■ BRIEF ■
Two lines in the data below mark the range: the one with "Answer: -1/87538 ≈ -1.1424e-5" and the one with "Answer: 225515/31 ≈ 7274.7". Return both, along with every line between them, exactly.

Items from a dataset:
====================

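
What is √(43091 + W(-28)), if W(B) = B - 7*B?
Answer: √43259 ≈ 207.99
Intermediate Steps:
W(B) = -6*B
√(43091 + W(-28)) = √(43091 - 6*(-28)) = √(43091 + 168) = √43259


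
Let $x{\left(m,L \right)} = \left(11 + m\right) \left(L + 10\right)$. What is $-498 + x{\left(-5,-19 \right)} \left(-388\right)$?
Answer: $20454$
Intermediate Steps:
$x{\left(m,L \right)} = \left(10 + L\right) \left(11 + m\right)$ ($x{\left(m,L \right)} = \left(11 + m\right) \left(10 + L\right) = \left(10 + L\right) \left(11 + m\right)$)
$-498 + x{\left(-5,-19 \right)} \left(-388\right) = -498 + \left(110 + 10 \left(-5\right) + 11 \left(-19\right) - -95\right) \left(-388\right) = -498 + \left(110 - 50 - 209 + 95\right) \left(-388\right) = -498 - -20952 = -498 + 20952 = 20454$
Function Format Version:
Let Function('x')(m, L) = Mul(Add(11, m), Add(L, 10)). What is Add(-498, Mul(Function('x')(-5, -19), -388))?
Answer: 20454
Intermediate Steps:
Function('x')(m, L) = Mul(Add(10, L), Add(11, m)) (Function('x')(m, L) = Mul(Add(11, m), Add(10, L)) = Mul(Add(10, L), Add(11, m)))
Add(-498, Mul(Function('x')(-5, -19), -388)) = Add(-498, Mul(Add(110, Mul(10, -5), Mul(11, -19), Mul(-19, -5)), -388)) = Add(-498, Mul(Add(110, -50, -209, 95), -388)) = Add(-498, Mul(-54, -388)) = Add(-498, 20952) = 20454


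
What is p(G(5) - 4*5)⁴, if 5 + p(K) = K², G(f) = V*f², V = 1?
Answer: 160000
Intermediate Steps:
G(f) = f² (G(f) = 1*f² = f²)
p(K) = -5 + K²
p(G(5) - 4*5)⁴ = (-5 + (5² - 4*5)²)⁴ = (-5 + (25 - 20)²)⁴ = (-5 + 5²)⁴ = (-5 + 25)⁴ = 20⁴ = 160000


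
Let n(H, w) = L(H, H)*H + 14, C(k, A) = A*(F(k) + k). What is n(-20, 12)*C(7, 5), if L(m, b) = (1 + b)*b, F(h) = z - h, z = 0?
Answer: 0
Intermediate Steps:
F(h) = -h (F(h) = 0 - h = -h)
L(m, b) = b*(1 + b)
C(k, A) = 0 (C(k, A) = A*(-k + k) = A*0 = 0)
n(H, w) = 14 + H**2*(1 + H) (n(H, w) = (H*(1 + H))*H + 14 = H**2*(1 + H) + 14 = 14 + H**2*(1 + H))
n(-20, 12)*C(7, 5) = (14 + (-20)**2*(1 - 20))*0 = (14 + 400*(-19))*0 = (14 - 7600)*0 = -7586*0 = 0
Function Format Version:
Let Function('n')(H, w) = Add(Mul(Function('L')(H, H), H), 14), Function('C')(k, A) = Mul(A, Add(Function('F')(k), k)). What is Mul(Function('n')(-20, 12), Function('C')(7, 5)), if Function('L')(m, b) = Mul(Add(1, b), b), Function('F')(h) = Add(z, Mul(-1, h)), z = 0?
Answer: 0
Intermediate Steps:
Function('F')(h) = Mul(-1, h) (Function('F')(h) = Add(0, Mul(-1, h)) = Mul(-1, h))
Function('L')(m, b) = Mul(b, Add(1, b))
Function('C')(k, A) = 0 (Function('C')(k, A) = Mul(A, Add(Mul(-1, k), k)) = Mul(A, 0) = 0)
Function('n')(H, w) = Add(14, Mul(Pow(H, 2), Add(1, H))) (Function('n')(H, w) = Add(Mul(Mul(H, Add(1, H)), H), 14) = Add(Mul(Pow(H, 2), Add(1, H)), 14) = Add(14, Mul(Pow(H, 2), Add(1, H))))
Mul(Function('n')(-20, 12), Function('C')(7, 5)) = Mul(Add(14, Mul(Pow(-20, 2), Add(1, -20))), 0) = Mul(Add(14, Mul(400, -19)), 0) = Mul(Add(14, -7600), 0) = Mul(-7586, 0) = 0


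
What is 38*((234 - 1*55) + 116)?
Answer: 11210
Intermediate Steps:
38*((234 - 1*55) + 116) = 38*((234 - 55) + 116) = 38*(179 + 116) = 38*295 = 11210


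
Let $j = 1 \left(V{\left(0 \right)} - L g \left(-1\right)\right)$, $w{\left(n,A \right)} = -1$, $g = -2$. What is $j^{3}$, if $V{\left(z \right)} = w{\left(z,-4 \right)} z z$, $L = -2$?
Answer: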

====================

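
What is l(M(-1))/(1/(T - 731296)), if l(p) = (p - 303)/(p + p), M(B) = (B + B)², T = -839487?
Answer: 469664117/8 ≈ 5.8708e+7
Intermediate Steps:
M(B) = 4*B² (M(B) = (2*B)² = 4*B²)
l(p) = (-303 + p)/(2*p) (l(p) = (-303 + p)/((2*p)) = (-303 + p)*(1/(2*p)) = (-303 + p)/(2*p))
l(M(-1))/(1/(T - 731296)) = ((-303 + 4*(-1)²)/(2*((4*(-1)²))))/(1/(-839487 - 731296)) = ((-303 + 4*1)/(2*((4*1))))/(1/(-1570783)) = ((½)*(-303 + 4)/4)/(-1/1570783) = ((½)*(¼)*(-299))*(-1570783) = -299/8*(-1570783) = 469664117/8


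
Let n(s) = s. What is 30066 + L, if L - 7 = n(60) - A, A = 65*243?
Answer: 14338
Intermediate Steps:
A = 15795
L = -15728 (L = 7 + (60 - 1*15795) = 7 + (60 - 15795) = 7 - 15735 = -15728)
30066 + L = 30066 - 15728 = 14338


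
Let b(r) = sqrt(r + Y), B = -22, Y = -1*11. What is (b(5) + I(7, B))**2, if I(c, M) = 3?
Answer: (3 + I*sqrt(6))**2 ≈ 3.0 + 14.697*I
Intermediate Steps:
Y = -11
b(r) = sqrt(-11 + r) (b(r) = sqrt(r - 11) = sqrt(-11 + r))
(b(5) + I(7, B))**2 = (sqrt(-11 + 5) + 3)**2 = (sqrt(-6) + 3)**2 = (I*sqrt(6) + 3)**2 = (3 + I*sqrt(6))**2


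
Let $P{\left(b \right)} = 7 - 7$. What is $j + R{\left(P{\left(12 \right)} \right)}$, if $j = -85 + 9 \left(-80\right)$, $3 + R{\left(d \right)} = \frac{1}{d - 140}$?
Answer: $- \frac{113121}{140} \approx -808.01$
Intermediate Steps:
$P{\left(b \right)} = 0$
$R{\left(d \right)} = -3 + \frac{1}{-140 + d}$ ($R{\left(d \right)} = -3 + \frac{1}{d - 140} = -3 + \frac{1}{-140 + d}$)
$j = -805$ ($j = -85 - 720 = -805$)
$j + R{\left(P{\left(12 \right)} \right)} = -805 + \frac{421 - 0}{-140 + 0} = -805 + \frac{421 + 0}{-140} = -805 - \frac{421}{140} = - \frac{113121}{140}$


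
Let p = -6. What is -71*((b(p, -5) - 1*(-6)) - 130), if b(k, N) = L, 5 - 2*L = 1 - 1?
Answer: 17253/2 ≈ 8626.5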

====================

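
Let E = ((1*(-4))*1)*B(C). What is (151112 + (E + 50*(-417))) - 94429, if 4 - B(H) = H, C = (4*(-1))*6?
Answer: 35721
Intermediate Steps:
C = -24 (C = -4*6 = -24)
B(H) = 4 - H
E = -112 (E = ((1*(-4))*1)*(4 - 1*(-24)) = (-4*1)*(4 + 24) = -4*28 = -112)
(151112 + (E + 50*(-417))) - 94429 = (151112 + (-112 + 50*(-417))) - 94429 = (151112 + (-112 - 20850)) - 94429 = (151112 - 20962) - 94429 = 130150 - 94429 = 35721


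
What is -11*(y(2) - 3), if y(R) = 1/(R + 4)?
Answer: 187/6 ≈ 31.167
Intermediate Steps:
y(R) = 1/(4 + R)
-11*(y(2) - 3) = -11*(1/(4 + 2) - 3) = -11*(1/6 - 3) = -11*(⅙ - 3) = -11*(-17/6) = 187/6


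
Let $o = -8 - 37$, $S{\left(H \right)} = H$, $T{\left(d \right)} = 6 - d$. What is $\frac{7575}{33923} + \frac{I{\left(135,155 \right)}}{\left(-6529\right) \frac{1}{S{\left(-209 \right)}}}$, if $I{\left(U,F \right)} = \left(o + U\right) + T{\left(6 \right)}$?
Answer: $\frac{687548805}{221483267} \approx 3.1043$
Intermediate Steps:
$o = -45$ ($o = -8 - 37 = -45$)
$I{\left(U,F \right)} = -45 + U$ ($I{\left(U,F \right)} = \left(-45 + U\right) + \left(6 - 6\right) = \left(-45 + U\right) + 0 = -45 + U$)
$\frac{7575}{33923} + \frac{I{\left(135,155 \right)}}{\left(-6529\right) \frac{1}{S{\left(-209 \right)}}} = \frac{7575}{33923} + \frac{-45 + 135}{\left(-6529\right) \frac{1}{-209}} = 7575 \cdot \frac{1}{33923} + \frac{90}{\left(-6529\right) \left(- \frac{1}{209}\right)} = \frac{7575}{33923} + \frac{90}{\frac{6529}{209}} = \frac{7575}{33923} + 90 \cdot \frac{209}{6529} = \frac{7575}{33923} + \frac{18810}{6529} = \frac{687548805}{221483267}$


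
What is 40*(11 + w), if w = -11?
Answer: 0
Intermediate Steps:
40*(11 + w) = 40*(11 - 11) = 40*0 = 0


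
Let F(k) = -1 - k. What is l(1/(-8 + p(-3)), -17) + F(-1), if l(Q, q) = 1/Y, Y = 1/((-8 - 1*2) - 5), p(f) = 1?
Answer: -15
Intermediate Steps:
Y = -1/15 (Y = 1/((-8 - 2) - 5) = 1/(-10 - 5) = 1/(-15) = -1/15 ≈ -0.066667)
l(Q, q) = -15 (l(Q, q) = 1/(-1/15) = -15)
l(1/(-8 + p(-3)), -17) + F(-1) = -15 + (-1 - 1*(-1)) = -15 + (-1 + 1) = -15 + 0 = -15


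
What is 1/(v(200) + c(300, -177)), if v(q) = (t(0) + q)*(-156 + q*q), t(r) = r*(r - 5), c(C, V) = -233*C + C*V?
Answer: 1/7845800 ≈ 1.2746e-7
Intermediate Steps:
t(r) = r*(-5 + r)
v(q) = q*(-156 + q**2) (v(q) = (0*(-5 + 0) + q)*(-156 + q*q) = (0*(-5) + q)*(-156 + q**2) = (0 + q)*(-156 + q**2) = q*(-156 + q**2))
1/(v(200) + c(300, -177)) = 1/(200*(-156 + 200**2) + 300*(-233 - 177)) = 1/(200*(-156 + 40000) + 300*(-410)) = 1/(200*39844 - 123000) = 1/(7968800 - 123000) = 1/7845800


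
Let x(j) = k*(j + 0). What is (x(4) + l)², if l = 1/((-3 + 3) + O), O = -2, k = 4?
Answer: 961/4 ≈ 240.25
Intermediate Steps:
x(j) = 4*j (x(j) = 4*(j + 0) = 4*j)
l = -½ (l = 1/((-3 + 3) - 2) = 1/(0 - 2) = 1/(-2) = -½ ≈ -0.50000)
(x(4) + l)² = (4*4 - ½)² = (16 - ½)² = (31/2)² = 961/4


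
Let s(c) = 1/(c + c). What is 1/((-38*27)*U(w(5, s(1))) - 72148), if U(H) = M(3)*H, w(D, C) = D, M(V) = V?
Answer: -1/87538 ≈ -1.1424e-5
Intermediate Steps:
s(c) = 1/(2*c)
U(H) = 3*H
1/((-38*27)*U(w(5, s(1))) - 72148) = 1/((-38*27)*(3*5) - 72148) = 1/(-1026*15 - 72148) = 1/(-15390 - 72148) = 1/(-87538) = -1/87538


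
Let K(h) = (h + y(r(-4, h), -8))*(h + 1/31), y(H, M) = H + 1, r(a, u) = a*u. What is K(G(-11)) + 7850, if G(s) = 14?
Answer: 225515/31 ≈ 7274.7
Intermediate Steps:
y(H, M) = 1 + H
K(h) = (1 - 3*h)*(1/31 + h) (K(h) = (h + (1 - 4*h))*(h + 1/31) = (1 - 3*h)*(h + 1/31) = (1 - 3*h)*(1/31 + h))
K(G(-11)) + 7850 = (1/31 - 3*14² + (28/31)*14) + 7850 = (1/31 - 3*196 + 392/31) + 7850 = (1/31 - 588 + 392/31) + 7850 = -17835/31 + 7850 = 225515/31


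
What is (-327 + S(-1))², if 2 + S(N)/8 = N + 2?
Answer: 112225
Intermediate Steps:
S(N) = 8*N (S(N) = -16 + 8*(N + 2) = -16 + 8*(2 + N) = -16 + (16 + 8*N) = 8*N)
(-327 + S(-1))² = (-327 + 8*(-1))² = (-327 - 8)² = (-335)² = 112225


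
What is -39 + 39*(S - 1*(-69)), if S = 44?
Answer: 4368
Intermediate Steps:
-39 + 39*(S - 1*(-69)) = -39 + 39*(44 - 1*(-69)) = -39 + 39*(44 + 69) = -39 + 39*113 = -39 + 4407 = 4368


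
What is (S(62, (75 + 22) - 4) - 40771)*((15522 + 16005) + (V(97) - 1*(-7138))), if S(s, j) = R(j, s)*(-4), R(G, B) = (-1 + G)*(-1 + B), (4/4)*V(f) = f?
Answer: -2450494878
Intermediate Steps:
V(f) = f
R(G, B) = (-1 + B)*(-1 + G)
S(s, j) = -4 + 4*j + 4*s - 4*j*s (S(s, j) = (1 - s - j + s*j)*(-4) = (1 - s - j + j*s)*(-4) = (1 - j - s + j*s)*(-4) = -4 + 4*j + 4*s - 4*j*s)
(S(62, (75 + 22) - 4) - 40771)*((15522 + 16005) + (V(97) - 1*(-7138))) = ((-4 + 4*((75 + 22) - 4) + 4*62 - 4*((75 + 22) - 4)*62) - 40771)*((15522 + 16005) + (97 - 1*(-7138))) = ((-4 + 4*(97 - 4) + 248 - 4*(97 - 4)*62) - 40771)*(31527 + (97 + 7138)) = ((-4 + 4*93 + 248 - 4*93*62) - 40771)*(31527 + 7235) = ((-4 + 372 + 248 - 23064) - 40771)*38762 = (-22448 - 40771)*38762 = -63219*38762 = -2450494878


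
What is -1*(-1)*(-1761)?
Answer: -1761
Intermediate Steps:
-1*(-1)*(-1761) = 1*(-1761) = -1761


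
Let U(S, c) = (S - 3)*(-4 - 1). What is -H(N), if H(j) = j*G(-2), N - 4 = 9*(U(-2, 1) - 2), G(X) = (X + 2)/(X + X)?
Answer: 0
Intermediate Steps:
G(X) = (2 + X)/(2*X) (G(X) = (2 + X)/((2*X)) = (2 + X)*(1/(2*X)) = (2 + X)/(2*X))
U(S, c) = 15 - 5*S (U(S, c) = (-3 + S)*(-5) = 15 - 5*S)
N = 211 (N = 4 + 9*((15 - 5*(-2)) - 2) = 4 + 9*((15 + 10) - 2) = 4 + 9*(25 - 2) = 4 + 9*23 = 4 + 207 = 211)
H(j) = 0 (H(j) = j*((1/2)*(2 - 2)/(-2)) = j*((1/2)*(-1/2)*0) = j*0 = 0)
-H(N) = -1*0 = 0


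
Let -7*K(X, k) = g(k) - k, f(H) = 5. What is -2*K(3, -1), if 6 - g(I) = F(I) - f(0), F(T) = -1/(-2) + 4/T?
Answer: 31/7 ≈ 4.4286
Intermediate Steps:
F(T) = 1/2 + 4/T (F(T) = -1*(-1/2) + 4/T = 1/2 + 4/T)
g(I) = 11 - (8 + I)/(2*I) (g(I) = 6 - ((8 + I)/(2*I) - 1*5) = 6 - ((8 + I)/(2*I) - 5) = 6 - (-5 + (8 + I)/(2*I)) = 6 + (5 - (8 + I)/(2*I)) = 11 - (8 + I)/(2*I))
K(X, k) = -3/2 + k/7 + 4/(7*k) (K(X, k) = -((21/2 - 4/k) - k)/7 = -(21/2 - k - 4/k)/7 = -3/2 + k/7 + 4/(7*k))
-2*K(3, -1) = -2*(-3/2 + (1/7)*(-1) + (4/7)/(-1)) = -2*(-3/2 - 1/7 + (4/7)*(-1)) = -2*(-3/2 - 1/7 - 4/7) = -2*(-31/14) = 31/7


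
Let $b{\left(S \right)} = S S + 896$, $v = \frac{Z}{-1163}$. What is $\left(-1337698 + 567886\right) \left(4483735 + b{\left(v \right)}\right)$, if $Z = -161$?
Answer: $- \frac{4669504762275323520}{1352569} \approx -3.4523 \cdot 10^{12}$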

====================

■ SOLUTION FOR THIS TASK ■
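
Answer: -1/87538 ≈ -1.1424e-5
Intermediate Steps:
s(c) = 1/(2*c)
U(H) = 3*H
1/((-38*27)*U(w(5, s(1))) - 72148) = 1/((-38*27)*(3*5) - 72148) = 1/(-1026*15 - 72148) = 1/(-15390 - 72148) = 1/(-87538) = -1/87538


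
Let K(h) = (h + y(r(-4, h), -8))*(h + 1/31), y(H, M) = H + 1, r(a, u) = a*u. What is K(G(-11)) + 7850, if G(s) = 14?
Answer: 225515/31 ≈ 7274.7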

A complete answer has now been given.